--- Work required ---
Only the lines from the first line of the records through the line containing "Onyx: Machine M4" belong in the answer. Copy them exactly.

--- Material provided ---
══════════════════════════════
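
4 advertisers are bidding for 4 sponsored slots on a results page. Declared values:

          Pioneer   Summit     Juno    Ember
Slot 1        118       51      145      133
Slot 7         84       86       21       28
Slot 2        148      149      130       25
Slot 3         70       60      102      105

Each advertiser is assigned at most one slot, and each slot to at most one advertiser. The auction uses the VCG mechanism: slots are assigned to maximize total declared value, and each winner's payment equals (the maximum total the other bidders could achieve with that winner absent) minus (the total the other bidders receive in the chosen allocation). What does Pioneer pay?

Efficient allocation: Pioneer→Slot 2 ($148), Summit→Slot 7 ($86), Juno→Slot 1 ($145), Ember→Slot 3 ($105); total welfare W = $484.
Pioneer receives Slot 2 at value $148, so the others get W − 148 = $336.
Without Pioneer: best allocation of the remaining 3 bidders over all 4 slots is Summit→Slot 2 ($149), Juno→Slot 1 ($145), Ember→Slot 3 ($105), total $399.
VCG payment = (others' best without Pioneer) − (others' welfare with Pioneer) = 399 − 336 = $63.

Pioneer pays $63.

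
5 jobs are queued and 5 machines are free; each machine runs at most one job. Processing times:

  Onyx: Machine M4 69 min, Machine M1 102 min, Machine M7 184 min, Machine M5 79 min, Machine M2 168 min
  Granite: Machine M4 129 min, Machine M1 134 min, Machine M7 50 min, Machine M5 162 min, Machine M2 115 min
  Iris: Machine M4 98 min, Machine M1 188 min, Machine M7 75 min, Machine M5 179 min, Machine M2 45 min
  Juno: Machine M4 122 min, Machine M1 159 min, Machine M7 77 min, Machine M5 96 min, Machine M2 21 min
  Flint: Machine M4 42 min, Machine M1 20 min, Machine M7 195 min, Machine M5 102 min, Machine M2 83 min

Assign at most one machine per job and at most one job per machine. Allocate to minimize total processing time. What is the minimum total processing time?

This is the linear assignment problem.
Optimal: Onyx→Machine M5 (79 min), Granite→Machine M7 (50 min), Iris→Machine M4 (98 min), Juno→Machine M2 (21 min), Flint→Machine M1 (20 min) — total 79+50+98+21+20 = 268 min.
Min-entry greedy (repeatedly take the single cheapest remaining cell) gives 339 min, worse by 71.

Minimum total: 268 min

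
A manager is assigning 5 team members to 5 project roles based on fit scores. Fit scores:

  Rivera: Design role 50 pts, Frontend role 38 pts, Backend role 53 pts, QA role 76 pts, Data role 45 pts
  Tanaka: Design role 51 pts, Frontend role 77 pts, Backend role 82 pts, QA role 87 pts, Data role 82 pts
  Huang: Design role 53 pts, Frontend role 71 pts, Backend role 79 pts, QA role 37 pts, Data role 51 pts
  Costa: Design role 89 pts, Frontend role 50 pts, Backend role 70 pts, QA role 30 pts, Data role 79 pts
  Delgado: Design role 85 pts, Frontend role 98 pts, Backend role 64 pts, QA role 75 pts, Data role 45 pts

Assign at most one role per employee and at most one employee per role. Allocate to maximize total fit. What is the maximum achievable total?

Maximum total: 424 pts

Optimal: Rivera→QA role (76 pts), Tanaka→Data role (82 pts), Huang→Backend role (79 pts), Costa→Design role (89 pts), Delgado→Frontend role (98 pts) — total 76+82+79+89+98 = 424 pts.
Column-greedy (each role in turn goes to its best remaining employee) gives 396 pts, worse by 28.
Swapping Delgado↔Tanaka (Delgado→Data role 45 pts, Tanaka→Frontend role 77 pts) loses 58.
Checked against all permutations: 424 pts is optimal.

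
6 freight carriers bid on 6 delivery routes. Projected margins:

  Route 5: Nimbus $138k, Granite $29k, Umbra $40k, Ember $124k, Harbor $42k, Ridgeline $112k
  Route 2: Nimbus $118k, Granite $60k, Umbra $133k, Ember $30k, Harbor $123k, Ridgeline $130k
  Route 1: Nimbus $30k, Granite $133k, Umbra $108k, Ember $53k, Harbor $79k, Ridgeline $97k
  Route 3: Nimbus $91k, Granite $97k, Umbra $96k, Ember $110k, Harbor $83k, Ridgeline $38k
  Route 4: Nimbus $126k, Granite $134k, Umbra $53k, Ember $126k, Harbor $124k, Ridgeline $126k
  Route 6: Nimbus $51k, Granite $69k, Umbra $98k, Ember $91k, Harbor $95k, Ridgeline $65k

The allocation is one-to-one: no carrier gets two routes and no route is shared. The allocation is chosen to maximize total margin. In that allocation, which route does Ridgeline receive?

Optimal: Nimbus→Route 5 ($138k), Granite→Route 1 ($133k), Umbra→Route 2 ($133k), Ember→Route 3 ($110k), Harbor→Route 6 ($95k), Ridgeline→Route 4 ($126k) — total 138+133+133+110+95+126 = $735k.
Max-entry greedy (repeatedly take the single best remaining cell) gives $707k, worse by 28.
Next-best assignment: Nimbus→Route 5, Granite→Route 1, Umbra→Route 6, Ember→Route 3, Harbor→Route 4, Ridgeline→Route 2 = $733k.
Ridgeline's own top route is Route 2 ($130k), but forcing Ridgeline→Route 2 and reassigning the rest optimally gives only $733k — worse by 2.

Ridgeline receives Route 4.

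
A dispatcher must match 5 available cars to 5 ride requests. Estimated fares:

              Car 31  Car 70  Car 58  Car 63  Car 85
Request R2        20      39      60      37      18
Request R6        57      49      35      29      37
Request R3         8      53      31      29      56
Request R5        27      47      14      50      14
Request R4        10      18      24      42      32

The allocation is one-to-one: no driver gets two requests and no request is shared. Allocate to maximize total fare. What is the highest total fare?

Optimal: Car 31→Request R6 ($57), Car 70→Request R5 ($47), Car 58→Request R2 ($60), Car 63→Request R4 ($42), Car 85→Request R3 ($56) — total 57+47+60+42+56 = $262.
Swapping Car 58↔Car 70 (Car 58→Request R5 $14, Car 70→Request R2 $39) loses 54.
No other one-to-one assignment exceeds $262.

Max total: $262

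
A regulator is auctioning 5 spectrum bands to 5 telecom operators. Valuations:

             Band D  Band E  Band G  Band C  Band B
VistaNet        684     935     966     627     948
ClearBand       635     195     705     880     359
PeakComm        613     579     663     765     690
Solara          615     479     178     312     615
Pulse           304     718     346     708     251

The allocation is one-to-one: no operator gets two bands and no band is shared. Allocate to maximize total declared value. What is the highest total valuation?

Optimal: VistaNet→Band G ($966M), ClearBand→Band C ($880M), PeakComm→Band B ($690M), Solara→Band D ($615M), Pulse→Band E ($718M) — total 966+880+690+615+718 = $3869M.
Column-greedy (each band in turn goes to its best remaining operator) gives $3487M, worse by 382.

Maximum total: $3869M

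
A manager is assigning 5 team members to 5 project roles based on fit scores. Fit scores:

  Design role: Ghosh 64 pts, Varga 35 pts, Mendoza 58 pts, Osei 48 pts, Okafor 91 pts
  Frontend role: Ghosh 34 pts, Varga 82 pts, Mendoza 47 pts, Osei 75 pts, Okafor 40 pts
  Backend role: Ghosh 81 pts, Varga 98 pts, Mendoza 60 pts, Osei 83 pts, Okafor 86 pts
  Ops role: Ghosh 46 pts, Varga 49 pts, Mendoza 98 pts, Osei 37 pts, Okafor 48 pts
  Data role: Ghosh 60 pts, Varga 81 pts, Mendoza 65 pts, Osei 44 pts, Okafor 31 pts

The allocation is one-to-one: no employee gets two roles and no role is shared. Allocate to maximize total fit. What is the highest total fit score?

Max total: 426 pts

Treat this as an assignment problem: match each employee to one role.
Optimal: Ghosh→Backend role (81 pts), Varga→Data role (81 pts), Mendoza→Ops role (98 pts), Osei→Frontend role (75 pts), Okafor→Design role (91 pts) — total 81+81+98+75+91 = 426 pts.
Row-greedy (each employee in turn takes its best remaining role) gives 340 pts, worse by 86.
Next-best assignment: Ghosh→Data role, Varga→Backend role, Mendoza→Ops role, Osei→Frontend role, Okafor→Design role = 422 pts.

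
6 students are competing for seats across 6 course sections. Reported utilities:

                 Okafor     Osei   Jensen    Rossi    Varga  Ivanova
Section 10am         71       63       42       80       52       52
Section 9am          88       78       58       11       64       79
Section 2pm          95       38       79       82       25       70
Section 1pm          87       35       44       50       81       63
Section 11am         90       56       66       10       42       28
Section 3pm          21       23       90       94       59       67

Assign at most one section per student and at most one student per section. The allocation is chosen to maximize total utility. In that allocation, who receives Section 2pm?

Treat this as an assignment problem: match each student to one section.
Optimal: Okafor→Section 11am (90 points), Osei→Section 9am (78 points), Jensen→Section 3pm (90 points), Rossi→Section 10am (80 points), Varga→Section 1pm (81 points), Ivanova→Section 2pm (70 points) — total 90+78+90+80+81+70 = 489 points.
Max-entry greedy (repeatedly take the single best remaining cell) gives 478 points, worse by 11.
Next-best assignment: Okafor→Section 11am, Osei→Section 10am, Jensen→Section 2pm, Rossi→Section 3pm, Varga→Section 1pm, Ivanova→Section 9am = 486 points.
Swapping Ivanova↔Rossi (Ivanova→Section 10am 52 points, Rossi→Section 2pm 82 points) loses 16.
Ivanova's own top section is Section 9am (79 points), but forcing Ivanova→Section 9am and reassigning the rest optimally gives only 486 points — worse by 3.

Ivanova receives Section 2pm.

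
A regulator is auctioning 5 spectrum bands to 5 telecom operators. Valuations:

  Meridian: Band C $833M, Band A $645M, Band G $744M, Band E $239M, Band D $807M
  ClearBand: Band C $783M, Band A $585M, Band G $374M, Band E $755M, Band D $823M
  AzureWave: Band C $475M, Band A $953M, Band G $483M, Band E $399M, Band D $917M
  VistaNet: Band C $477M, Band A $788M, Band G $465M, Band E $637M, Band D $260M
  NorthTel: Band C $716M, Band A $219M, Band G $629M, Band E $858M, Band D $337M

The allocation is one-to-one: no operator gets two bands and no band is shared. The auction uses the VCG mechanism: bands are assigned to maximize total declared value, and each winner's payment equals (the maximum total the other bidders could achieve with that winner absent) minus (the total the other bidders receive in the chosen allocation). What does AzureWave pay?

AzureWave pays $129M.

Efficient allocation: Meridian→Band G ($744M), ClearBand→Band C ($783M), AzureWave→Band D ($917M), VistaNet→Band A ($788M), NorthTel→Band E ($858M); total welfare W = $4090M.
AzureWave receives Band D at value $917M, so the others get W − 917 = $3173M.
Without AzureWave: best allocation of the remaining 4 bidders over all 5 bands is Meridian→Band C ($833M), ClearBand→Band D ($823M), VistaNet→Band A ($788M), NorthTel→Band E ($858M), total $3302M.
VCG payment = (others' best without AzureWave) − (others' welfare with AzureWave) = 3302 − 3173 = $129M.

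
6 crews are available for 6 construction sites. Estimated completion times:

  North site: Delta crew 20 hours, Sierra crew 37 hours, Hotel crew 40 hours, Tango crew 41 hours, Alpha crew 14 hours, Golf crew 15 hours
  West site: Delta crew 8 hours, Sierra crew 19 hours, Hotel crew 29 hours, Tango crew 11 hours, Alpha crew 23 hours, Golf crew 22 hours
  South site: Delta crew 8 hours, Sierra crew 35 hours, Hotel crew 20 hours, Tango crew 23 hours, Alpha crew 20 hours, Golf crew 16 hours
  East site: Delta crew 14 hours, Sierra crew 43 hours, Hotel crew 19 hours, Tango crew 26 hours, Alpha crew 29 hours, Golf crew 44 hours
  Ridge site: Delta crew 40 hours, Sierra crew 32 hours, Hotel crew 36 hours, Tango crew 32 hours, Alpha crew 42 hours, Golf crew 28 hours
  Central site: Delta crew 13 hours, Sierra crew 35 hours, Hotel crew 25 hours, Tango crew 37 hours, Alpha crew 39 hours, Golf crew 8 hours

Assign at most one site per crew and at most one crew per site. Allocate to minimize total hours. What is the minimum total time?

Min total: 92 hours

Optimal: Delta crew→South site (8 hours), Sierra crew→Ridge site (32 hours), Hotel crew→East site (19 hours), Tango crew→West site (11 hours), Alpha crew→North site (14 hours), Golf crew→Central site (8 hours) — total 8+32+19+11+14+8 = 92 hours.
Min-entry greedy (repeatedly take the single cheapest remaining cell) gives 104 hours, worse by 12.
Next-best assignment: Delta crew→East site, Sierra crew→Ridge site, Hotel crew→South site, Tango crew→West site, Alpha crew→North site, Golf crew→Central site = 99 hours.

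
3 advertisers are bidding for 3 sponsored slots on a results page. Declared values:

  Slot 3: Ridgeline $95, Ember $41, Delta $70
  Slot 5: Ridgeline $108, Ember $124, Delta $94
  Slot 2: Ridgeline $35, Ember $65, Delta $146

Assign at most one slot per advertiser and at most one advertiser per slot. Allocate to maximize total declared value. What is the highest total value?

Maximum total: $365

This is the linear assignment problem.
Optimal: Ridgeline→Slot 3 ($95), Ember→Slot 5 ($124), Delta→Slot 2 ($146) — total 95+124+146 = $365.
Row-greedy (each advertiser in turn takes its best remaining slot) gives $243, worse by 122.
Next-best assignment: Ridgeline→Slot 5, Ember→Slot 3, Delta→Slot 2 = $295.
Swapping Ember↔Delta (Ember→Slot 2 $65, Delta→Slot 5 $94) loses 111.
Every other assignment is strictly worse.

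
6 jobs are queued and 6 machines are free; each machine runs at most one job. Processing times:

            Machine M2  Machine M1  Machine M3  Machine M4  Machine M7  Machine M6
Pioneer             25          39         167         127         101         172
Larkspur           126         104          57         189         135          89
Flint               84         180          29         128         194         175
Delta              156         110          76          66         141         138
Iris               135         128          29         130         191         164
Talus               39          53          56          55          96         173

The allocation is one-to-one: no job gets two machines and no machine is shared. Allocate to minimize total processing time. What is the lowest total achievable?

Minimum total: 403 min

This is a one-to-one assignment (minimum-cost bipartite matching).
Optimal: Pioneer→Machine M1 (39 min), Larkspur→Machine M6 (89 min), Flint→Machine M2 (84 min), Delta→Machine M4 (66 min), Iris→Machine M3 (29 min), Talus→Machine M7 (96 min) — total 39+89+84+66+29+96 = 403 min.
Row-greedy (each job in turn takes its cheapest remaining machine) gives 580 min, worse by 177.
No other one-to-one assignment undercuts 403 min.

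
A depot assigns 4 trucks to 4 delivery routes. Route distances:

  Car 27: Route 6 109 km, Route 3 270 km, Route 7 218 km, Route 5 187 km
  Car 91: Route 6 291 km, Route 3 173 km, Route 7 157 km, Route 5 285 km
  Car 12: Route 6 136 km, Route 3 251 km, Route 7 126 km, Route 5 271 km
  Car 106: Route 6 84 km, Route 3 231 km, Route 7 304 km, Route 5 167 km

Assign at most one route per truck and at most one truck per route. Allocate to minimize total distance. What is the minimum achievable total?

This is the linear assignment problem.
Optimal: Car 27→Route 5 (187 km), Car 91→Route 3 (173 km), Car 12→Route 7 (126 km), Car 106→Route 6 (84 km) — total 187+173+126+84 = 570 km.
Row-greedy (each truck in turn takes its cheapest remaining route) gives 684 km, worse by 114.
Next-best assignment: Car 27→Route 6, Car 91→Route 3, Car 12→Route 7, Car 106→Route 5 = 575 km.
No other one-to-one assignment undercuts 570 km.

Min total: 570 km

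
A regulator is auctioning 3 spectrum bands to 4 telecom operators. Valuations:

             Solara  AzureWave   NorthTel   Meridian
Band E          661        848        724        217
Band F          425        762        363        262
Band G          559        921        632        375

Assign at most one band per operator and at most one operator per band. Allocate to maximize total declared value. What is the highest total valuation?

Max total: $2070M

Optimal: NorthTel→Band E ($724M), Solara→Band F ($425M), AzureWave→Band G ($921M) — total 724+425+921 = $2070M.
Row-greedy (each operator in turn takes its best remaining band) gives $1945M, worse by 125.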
══════════════════════════════
--- Result of the exercise ---
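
4 advertisers are bidding for 4 sponsored slots on a results page. Declared values:

          Pioneer   Summit     Juno    Ember
Slot 1        118       51      145      133
Slot 7         84       86       21       28
Slot 2        148      149      130       25
Slot 3         70       60      102      105

Each advertiser is assigned at most one slot, and each slot to at most one advertiser. The auction uses the VCG mechanism: slots are assigned to maximize total declared value, and each winner's payment equals (the maximum total the other bidders could achieve with that winner absent) minus (the total the other bidders receive in the chosen allocation). What does Pioneer pay?

Efficient allocation: Pioneer→Slot 2 ($148), Summit→Slot 7 ($86), Juno→Slot 1 ($145), Ember→Slot 3 ($105); total welfare W = $484.
Pioneer receives Slot 2 at value $148, so the others get W − 148 = $336.
Without Pioneer: best allocation of the remaining 3 bidders over all 4 slots is Summit→Slot 2 ($149), Juno→Slot 1 ($145), Ember→Slot 3 ($105), total $399.
VCG payment = (others' best without Pioneer) − (others' welfare with Pioneer) = 399 − 336 = $63.

Pioneer pays $63.

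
5 jobs are queued and 5 machines are free; each machine runs at most one job. Processing times:

  Onyx: Machine M4 69 min, Machine M1 102 min, Machine M7 184 min, Machine M5 79 min, Machine M2 168 min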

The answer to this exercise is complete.